▶ **Exercise goal**
Set down exactly the lines below, starting at the one that contains "2. swap(2, 5)" and ending at the one that contains "reversed in place.", with both of those lines included and nothing else.

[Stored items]
________________

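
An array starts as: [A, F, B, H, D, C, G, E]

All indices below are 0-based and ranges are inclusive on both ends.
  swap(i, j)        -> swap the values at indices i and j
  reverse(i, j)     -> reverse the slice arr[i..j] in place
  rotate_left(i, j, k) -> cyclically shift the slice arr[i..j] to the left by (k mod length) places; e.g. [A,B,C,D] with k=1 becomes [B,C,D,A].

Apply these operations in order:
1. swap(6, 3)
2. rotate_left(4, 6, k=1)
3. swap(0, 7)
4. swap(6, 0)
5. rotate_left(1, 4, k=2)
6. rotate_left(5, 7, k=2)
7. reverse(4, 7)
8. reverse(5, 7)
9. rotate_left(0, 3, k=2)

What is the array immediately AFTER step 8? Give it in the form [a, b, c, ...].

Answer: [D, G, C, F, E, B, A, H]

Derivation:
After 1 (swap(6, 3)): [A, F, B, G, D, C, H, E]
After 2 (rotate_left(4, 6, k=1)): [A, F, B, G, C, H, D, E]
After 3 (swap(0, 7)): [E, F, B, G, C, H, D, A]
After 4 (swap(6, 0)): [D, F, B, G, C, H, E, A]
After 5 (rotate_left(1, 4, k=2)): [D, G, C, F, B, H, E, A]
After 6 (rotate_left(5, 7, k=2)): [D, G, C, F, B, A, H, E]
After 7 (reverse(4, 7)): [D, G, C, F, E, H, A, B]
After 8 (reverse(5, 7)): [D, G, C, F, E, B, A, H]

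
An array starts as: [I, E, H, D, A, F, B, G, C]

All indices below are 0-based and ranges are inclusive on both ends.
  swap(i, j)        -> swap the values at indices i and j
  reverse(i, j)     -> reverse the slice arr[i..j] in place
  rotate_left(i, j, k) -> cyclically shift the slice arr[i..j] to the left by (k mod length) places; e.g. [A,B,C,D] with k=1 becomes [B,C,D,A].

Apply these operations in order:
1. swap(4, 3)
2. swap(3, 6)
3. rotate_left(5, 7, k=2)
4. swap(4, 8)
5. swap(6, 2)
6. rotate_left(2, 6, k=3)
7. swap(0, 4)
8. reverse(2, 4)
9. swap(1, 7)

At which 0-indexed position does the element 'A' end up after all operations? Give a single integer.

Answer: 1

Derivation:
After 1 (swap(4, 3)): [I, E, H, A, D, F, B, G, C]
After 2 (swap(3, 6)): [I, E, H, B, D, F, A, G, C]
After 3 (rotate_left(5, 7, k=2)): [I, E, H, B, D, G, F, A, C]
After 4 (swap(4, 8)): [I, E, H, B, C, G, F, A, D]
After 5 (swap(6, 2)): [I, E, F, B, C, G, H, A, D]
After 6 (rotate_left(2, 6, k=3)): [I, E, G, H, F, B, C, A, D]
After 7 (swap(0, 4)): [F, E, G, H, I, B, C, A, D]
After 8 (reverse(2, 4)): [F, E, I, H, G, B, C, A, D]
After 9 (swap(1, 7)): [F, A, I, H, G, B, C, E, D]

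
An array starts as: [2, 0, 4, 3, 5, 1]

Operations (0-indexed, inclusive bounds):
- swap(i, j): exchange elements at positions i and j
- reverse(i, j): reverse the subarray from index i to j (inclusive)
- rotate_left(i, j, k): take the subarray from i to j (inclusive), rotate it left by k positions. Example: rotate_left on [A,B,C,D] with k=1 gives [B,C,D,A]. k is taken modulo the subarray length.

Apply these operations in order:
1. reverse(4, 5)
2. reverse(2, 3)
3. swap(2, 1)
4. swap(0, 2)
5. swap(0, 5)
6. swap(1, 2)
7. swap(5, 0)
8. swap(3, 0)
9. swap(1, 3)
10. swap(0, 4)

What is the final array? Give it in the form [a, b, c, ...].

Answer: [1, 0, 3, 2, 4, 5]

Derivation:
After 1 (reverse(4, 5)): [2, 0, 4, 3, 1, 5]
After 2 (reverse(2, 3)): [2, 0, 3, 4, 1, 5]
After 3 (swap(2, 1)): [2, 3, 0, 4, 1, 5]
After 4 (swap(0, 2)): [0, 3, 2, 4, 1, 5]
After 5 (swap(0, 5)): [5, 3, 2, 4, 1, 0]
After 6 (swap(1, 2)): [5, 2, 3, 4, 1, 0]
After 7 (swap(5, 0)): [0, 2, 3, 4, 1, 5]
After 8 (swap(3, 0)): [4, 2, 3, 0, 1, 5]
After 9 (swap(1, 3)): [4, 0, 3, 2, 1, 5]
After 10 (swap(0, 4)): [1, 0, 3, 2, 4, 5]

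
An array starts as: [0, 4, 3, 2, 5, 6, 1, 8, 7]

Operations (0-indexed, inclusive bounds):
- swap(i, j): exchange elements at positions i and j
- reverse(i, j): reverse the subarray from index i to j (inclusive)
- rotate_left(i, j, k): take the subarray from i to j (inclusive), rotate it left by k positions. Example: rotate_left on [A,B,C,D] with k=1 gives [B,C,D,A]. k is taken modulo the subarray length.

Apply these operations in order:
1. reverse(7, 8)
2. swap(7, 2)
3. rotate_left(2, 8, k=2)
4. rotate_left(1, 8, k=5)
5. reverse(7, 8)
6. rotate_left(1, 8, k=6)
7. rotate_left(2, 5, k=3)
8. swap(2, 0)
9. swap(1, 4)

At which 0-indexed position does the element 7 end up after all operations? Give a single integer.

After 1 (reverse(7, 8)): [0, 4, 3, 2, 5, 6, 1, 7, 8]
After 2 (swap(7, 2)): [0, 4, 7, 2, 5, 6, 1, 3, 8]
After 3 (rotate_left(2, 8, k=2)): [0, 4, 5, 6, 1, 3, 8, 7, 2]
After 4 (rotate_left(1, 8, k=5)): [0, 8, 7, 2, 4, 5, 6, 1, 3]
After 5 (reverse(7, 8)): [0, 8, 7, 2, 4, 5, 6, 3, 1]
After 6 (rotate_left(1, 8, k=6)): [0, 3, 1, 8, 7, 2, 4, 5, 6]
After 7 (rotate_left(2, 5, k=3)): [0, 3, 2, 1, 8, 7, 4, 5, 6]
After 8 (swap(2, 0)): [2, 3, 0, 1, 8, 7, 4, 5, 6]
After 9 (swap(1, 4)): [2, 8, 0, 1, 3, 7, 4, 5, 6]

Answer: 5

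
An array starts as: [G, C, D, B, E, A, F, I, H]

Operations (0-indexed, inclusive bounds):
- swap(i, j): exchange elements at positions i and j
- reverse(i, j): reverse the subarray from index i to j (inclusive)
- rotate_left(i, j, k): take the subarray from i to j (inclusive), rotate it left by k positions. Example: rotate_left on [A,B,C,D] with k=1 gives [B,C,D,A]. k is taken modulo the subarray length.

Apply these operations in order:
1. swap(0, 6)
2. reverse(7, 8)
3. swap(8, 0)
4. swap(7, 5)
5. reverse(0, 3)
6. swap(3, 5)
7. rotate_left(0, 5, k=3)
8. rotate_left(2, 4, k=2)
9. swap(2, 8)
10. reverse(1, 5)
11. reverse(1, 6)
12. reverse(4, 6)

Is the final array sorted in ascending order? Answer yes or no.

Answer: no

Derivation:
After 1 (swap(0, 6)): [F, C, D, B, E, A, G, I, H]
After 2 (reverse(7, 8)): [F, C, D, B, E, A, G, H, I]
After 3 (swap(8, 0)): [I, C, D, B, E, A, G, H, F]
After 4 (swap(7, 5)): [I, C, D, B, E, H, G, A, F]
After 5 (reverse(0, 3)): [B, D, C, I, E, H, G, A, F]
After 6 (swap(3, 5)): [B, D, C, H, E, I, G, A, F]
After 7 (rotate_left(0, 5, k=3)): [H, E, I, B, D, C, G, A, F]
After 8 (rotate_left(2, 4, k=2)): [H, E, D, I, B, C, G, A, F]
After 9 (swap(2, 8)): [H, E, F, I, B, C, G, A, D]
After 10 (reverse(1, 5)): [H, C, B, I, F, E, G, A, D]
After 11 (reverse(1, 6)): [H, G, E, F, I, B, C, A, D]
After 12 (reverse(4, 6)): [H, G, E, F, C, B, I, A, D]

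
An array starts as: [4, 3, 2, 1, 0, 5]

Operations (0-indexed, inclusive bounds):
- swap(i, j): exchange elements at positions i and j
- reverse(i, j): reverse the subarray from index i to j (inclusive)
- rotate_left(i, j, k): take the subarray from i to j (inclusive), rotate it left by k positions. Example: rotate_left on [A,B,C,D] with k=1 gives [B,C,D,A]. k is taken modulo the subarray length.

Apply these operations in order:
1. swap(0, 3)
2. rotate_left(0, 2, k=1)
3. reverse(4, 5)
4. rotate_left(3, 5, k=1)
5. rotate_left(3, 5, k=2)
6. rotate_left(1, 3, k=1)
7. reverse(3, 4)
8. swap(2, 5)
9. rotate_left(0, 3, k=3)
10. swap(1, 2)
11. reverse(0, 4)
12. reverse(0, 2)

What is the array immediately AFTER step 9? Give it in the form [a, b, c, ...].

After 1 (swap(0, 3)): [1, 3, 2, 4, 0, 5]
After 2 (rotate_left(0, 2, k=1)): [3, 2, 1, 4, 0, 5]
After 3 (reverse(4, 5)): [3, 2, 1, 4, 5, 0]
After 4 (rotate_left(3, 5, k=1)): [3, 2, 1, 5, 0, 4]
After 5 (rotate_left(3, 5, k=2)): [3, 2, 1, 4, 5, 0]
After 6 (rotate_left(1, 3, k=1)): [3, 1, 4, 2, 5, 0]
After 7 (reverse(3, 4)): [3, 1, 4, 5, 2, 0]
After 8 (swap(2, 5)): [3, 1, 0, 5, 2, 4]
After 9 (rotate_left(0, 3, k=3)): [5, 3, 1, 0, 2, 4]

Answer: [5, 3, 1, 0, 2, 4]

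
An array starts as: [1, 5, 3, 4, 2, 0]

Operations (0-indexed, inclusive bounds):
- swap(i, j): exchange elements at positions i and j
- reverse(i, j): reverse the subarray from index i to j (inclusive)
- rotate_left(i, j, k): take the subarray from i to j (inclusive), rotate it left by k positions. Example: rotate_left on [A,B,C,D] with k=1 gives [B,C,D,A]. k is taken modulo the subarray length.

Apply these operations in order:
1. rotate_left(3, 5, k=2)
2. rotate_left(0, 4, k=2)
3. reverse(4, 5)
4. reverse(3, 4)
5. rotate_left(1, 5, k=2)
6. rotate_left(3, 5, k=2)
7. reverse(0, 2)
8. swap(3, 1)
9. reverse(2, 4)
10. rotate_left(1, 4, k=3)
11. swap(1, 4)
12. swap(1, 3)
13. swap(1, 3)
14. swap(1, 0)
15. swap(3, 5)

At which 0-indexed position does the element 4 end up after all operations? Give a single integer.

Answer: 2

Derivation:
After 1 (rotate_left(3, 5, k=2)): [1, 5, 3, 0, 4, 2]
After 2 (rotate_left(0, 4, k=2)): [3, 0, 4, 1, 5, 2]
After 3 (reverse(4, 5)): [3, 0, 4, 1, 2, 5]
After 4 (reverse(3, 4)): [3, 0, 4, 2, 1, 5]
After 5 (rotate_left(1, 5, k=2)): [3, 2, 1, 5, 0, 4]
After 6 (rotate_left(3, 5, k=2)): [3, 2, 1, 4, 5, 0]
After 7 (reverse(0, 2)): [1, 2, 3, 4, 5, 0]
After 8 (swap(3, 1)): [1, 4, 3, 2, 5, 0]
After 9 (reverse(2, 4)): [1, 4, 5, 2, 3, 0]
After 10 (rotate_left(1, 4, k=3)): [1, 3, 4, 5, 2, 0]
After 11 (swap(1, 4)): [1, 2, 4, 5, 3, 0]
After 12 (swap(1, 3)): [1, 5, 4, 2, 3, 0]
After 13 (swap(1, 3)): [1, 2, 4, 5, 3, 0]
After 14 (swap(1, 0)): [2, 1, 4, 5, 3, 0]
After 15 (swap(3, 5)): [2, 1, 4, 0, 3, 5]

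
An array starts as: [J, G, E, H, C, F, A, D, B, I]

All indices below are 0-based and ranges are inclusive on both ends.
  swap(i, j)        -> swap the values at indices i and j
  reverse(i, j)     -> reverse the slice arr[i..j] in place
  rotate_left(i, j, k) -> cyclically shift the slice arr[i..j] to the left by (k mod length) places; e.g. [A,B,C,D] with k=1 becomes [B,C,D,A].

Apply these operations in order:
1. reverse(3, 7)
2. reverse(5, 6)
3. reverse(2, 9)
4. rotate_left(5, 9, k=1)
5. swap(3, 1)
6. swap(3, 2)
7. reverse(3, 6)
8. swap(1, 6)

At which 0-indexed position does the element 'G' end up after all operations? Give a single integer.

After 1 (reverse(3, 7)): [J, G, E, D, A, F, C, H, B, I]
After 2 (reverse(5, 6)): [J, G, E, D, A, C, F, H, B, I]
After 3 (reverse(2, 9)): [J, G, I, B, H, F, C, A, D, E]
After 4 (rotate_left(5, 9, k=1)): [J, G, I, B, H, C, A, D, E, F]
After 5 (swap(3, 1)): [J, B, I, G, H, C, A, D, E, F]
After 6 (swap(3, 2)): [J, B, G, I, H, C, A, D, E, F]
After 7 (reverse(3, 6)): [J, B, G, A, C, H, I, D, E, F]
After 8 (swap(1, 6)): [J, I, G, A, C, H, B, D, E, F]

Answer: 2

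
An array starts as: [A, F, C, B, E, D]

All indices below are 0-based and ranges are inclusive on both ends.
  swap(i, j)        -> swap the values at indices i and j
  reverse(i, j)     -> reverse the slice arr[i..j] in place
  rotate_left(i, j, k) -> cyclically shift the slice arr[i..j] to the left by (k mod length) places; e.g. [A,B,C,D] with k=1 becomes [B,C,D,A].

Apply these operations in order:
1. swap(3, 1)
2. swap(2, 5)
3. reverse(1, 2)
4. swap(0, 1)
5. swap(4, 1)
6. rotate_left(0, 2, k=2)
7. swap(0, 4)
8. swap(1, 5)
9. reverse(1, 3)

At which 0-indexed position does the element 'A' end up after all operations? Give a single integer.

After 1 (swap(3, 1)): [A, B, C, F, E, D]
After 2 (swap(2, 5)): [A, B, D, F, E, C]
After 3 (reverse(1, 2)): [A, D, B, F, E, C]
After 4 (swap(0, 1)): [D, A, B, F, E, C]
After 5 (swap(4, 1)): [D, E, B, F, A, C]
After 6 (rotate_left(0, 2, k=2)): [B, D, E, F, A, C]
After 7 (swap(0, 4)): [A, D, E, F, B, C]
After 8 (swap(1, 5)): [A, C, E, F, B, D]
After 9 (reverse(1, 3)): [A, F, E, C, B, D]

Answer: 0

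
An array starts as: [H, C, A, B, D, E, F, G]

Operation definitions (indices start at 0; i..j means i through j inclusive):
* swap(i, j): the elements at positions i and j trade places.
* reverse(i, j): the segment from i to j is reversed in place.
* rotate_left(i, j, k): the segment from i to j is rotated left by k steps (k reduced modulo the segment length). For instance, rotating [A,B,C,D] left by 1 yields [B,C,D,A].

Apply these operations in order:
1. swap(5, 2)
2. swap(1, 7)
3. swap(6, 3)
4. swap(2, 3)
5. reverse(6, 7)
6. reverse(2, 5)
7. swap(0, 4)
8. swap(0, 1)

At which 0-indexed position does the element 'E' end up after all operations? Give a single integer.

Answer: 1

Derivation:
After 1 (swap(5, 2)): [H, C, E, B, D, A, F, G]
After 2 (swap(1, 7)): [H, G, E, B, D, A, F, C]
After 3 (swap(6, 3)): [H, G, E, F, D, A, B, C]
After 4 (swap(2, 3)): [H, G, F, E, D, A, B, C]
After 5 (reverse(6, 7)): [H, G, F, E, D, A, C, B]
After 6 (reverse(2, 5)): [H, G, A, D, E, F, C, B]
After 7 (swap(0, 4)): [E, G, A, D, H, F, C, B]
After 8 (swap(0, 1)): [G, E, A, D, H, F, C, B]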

________________

▶ **Solution below**
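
2. swap(2, 5)
3. reverse(1, 2)
4. swap(0, 1)
5. swap(4, 1)
6. rotate_left(0, 2, k=2)
7. swap(0, 4)
8. swap(1, 5)
9. reverse(1, 3)

At which 0-indexed position does the element 'A' end up after all operations? Give a single integer.

After 1 (swap(3, 1)): [A, B, C, F, E, D]
After 2 (swap(2, 5)): [A, B, D, F, E, C]
After 3 (reverse(1, 2)): [A, D, B, F, E, C]
After 4 (swap(0, 1)): [D, A, B, F, E, C]
After 5 (swap(4, 1)): [D, E, B, F, A, C]
After 6 (rotate_left(0, 2, k=2)): [B, D, E, F, A, C]
After 7 (swap(0, 4)): [A, D, E, F, B, C]
After 8 (swap(1, 5)): [A, C, E, F, B, D]
After 9 (reverse(1, 3)): [A, F, E, C, B, D]

Answer: 0

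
An array starts as: [H, C, A, B, D, E, F, G]

Operation definitions (indices start at 0; i..j means i through j inclusive):
* swap(i, j): the elements at positions i and j trade places.
* reverse(i, j): the segment from i to j is reversed in place.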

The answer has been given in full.